_Exercise brief_: In how many lines of the listing does the word "that" appear? Reply with the number only.

_Data extracts_:

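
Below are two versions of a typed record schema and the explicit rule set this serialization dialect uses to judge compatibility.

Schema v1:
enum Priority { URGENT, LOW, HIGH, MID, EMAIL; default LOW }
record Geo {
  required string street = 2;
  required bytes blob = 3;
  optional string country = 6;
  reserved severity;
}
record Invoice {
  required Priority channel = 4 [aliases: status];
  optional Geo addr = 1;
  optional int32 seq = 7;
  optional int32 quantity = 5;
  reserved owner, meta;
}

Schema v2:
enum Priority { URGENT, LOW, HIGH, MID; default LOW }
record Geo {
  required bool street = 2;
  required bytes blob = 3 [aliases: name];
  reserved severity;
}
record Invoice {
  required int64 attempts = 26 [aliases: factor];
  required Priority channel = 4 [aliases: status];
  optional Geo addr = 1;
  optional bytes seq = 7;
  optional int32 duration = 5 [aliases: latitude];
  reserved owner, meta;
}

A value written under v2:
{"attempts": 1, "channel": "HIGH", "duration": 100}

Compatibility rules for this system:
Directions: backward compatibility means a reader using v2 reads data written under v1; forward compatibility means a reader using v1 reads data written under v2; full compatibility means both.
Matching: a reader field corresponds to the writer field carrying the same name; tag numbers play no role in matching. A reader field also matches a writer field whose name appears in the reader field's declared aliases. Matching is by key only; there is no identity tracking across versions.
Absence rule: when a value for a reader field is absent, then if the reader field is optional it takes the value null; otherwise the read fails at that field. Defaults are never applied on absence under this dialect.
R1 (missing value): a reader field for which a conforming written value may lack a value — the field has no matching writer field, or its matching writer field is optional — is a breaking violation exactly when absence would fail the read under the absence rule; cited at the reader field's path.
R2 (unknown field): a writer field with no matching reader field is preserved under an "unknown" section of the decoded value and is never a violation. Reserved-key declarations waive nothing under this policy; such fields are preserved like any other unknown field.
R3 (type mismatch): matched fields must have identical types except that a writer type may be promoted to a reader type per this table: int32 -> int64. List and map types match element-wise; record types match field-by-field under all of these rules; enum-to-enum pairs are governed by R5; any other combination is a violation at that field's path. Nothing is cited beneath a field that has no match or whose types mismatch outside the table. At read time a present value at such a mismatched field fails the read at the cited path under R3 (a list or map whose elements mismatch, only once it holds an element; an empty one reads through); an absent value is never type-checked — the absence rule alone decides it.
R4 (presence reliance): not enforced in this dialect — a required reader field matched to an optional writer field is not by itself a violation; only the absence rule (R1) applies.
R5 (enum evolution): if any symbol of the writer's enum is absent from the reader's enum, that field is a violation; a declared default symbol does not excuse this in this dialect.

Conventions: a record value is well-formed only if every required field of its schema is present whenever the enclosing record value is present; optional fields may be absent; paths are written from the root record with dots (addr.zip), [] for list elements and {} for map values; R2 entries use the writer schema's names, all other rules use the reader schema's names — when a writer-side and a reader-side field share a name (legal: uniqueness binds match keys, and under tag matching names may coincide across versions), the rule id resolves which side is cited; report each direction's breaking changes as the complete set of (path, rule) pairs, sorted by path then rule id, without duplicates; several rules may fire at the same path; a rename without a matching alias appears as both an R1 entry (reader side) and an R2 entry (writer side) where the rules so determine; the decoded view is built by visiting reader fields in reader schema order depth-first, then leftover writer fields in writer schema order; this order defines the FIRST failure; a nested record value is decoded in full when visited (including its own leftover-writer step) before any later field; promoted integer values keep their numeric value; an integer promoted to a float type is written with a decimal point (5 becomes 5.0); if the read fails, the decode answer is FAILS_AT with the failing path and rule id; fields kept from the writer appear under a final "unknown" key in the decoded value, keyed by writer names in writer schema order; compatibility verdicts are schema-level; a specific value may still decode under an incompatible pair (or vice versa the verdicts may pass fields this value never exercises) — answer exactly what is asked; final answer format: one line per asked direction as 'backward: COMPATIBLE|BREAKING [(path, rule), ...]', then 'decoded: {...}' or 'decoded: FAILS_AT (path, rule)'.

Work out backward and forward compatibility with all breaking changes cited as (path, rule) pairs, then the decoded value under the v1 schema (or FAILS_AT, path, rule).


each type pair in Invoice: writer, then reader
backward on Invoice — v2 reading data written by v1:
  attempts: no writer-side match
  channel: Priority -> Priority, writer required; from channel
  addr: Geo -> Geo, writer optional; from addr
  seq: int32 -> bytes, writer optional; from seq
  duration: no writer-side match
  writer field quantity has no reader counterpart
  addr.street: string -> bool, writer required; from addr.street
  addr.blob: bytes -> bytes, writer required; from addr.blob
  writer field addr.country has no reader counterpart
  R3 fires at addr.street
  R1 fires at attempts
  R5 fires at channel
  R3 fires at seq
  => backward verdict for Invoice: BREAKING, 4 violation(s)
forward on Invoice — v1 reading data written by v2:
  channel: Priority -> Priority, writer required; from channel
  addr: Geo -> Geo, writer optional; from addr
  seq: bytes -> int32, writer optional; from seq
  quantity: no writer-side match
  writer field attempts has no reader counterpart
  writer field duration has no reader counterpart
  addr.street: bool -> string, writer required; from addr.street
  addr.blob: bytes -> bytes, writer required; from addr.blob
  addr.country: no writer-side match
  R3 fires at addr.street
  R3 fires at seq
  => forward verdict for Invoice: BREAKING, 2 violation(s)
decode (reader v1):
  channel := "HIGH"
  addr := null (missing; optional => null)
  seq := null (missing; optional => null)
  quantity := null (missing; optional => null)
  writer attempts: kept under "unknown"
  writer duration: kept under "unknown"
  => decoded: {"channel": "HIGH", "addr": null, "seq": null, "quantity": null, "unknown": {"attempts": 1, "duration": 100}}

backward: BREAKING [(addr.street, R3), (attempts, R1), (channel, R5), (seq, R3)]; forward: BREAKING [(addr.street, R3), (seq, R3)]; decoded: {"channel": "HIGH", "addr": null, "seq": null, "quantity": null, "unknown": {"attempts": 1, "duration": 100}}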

_Answer space_: 3